Supplied entries >>
★ ★ ★

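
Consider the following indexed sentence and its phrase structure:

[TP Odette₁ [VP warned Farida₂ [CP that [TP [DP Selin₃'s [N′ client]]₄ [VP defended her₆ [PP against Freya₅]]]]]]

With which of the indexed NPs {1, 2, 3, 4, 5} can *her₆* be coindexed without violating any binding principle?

*her* is a pronoun, so Principle B applies: it must be free in its binding domain.
Binding domain of *her₆*: the embedded TP, whose subject is [Selin₃'s client]₄.
*Odette₁* c-commands the pronoun but from outside its binding domain, and is not c-commanded by it → coindexation permitted.
*Farida₂* c-commands the pronoun but from outside its binding domain, and is not c-commanded by it → coindexation permitted.
*Selin₃* and the pronoun do not c-command one another → neither Principle B nor Principle C is at stake; coindexation permitted.
*[Selin₃'s client]₄* c-commands the pronoun within its binding domain → coindexation would violate Principle B.
*Freya₅*: the pronoun c-commands this R-expression → coindexation would violate Principle C on *Freya₅*.

{1, 2, 3}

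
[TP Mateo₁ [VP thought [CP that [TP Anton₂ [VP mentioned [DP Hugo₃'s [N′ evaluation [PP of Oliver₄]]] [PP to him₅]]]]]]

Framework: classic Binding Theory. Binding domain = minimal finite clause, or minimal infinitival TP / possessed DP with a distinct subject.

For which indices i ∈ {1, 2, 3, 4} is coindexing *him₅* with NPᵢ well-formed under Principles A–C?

*him* is a pronoun, so Principle B applies: it must be free in its binding domain.
Binding domain of *him₅*: the embedded TP, whose subject is Anton₂.
*Mateo₁* c-commands the pronoun but from outside its binding domain, and is not c-commanded by it → coindexation permitted.
*Anton₂* c-commands the pronoun within its binding domain → coindexation would violate Principle B.
*Hugo₃* and the pronoun do not c-command one another → neither Principle B nor Principle C is at stake; coindexation permitted.
*Oliver₄* and the pronoun do not c-command one another → neither Principle B nor Principle C is at stake; coindexation permitted.

{1, 3, 4}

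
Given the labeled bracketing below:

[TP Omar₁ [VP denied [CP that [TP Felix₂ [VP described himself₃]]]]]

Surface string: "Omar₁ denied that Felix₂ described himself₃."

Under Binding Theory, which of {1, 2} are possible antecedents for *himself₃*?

{2}

*himself* is an anaphor, so Principle A applies: it must be bound in its binding domain.
Binding domain of *himself₃*: the embedded TP, whose subject is Felix₂.
*Omar₁* c-commands the anaphor but is outside its binding domain → cannot satisfy Principle A.
*Felix₂* c-commands the anaphor within its binding domain → licit binder.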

★ ★ ★

What the exercise asks >>
Produce an exact transcription of the lines from the one containing "[TP Omar₁ [VP" through the end of the records, both included, and no other lines.

Finished task >>
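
[TP Omar₁ [VP denied [CP that [TP Felix₂ [VP described himself₃]]]]]

Surface string: "Omar₁ denied that Felix₂ described himself₃."

Under Binding Theory, which of {1, 2} are possible antecedents for *himself₃*?

{2}

*himself* is an anaphor, so Principle A applies: it must be bound in its binding domain.
Binding domain of *himself₃*: the embedded TP, whose subject is Felix₂.
*Omar₁* c-commands the anaphor but is outside its binding domain → cannot satisfy Principle A.
*Felix₂* c-commands the anaphor within its binding domain → licit binder.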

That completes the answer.